Available records:
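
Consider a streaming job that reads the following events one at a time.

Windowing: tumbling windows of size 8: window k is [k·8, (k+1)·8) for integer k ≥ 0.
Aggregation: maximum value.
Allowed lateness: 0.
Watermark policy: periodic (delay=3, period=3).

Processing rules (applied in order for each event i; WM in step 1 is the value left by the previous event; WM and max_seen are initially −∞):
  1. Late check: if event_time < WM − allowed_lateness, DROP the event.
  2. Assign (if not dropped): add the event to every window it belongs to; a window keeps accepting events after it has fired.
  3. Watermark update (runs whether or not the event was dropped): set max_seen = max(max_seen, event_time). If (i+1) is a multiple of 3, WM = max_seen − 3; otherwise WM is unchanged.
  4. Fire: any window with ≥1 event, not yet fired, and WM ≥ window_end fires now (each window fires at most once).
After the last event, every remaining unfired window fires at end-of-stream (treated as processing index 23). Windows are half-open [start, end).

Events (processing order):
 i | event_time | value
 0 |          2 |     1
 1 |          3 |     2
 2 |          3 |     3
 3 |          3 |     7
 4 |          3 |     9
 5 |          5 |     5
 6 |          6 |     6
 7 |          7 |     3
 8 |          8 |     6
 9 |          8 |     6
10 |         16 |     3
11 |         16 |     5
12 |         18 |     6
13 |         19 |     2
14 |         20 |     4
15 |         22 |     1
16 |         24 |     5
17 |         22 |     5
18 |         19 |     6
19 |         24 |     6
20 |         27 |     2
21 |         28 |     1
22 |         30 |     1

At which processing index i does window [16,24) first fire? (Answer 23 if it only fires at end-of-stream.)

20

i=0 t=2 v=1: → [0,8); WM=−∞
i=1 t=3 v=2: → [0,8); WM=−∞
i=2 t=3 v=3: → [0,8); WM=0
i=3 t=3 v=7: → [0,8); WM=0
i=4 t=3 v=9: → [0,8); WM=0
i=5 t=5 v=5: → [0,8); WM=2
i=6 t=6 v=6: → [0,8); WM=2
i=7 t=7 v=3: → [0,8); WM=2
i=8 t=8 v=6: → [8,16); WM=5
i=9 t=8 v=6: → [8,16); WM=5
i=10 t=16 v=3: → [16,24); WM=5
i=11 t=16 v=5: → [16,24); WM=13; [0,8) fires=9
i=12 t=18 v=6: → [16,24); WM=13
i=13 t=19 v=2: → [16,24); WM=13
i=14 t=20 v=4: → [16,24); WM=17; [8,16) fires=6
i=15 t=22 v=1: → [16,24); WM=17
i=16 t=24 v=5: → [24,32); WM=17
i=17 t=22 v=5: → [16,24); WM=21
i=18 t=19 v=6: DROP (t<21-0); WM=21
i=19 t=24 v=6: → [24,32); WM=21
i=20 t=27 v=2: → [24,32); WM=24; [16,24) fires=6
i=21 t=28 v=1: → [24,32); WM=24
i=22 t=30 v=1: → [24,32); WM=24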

...

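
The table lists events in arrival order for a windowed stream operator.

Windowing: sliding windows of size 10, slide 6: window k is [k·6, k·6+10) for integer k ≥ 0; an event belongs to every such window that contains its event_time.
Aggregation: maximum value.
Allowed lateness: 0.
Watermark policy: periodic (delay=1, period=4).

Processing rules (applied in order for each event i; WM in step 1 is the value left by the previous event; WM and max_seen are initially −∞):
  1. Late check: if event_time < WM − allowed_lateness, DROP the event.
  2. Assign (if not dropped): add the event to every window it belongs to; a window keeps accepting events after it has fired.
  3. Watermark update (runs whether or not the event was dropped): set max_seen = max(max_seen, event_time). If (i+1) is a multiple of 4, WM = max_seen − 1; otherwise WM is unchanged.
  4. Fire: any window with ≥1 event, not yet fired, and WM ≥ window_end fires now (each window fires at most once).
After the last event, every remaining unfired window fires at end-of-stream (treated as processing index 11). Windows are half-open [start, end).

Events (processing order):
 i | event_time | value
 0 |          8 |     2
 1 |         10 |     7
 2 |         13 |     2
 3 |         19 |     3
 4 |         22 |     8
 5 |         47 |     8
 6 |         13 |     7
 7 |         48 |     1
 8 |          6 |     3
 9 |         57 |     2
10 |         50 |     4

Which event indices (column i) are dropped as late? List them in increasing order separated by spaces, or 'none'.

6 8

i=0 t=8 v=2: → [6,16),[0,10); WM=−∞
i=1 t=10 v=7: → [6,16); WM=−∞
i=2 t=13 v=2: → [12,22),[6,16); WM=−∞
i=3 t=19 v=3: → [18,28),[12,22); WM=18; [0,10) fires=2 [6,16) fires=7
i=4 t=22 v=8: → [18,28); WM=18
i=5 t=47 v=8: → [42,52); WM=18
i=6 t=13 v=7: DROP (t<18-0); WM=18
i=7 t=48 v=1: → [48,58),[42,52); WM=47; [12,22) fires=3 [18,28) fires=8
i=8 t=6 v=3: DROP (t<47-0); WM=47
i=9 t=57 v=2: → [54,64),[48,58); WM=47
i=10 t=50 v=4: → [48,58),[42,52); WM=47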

Your assignment:
Please go through the listing and return each line that has "multiple" in it.

Task response:
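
  3. Watermark update (runs whether or not the event was dropped): set max_seen = max(max_seen, event_time). If (i+1) is a multiple of 3, WM = max_seen − 3; otherwise WM is unchanged.
  3. Watermark update (runs whether or not the event was dropped): set max_seen = max(max_seen, event_time). If (i+1) is a multiple of 4, WM = max_seen − 1; otherwise WM is unchanged.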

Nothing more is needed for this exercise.